Write the listing out again in full. Every character must match.
********************
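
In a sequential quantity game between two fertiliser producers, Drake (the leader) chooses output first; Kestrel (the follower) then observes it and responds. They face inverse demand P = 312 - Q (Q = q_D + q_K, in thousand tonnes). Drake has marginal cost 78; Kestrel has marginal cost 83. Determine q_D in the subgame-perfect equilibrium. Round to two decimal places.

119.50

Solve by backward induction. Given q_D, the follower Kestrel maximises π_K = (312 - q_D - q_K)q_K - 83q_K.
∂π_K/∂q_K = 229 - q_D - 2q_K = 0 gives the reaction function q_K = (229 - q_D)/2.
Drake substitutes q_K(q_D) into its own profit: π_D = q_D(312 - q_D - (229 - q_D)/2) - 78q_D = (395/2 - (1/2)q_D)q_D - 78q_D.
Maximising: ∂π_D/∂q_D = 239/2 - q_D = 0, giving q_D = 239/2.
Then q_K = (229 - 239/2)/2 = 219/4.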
********************
Worked solution:
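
In a sequential quantity game between two fertiliser producers, Drake (the leader) chooses output first; Kestrel (the follower) then observes it and responds. They face inverse demand P = 312 - Q (Q = q_D + q_K, in thousand tonnes). Drake has marginal cost 78; Kestrel has marginal cost 83. Determine q_D in the subgame-perfect equilibrium. Round to two decimal places.

119.50

Solve by backward induction. Given q_D, the follower Kestrel maximises π_K = (312 - q_D - q_K)q_K - 83q_K.
∂π_K/∂q_K = 229 - q_D - 2q_K = 0 gives the reaction function q_K = (229 - q_D)/2.
Drake substitutes q_K(q_D) into its own profit: π_D = q_D(312 - q_D - (229 - q_D)/2) - 78q_D = (395/2 - (1/2)q_D)q_D - 78q_D.
Maximising: ∂π_D/∂q_D = 239/2 - q_D = 0, giving q_D = 239/2.
Then q_K = (229 - 239/2)/2 = 219/4.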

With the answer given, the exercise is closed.